▶ **Your instructions**
Would it be possible to copy exactly the lines from the one containing "A marine terrace" to the end of the entries, including both and nothing else?
=== Data records ===
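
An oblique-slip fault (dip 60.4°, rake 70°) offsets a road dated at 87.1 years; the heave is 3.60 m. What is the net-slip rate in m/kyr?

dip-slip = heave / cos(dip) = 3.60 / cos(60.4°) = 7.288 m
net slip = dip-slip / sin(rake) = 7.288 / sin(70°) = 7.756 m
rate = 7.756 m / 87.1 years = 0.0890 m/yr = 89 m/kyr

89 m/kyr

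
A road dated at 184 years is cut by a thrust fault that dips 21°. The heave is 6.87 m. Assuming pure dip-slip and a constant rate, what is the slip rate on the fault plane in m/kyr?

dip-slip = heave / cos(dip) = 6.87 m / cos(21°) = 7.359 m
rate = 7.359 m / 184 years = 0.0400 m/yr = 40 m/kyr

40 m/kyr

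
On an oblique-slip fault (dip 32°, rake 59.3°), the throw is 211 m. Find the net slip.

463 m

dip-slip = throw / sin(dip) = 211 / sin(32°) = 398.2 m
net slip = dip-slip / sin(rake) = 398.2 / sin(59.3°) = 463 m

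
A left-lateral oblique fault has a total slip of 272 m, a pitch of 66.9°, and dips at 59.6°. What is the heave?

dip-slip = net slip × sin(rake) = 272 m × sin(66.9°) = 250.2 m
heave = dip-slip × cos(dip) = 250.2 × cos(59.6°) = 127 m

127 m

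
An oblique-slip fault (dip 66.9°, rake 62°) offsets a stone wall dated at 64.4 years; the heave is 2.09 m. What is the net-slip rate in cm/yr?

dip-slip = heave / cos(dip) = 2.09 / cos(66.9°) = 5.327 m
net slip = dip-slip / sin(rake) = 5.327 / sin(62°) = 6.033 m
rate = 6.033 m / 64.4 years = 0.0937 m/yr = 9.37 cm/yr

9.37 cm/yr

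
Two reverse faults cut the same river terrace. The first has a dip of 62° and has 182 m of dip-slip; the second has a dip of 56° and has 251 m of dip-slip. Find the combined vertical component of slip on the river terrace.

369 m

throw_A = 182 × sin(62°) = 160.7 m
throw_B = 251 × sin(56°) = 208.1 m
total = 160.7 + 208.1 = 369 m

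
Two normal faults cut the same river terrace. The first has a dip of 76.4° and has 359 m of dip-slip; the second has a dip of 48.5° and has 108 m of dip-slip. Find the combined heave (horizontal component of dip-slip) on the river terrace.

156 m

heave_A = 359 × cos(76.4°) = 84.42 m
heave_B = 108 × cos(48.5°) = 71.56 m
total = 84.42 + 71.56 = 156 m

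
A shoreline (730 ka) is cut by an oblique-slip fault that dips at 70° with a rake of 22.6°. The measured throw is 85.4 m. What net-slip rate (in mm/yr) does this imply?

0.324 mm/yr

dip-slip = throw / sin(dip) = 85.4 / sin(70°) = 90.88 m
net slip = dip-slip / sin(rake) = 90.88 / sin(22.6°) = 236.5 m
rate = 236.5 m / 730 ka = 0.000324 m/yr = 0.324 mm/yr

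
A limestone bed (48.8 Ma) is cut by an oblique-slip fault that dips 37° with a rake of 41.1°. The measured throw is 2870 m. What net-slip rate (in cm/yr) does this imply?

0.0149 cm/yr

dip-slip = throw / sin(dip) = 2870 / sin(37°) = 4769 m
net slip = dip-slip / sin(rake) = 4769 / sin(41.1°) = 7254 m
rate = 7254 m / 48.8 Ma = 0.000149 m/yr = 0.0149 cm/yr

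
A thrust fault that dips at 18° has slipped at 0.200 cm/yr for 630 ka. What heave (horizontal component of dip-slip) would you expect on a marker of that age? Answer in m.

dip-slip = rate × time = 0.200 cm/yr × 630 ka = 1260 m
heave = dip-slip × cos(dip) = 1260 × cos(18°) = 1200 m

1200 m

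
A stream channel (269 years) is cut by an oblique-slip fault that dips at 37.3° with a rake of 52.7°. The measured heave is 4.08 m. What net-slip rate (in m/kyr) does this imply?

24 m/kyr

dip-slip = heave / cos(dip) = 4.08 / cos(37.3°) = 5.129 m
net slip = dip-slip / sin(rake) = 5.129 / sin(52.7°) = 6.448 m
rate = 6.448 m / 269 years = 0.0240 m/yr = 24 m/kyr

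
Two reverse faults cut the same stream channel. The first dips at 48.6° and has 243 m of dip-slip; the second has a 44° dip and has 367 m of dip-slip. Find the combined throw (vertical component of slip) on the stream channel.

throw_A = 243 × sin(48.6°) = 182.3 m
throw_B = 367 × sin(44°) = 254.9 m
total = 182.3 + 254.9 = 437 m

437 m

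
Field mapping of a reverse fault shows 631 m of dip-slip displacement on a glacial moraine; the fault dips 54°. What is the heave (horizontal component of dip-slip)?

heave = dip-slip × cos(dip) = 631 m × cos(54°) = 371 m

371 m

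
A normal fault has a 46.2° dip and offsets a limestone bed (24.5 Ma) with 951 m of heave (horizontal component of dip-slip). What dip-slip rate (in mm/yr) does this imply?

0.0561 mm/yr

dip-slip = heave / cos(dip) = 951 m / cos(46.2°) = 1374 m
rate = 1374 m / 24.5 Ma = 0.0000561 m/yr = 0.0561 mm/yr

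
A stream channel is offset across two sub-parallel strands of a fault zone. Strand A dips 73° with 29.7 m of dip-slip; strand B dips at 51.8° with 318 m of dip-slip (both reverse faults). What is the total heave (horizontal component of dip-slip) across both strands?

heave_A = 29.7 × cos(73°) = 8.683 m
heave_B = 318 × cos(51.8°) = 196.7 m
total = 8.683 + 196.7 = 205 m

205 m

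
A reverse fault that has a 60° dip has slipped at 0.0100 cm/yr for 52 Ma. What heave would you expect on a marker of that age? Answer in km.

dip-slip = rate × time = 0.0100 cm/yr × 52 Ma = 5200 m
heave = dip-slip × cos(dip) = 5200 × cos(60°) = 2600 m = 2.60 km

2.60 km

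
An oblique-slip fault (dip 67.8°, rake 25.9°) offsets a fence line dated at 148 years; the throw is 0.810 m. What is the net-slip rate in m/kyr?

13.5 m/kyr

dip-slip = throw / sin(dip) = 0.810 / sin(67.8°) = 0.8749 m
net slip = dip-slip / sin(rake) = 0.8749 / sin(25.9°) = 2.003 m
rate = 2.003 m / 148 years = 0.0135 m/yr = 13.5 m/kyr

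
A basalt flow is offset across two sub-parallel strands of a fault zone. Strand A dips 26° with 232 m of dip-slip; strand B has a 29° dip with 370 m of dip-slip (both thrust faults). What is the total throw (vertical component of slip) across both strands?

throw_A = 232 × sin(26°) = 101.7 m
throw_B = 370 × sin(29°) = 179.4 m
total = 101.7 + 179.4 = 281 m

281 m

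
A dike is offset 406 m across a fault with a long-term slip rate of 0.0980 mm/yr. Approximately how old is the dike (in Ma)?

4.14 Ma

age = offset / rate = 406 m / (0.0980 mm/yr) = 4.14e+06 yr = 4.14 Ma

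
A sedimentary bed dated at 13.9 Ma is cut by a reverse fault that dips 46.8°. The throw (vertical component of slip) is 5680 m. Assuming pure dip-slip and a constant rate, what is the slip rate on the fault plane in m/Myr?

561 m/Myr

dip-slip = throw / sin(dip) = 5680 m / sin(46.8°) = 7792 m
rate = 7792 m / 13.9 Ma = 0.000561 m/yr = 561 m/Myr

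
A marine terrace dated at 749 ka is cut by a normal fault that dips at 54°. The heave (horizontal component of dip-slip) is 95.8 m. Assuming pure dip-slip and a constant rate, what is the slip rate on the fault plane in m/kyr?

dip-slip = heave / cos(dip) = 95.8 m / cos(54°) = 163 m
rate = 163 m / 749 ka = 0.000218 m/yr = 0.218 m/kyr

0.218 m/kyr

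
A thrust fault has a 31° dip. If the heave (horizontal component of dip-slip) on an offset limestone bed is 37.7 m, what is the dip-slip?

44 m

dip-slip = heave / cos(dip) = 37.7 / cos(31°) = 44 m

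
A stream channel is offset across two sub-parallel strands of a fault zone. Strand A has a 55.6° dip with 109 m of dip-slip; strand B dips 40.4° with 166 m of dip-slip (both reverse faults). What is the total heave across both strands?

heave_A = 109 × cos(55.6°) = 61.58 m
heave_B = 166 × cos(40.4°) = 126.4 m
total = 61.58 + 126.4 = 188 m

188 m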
===
▶ **Response to the task**
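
A marine terrace dated at 749 ka is cut by a normal fault that dips at 54°. The heave (horizontal component of dip-slip) is 95.8 m. Assuming pure dip-slip and a constant rate, what is the slip rate on the fault plane in m/kyr?

dip-slip = heave / cos(dip) = 95.8 m / cos(54°) = 163 m
rate = 163 m / 749 ka = 0.000218 m/yr = 0.218 m/kyr

0.218 m/kyr

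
A thrust fault has a 31° dip. If the heave (horizontal component of dip-slip) on an offset limestone bed is 37.7 m, what is the dip-slip?

44 m

dip-slip = heave / cos(dip) = 37.7 / cos(31°) = 44 m

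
A stream channel is offset across two sub-parallel strands of a fault zone. Strand A has a 55.6° dip with 109 m of dip-slip; strand B dips 40.4° with 166 m of dip-slip (both reverse faults). What is the total heave across both strands?

heave_A = 109 × cos(55.6°) = 61.58 m
heave_B = 166 × cos(40.4°) = 126.4 m
total = 61.58 + 126.4 = 188 m

188 m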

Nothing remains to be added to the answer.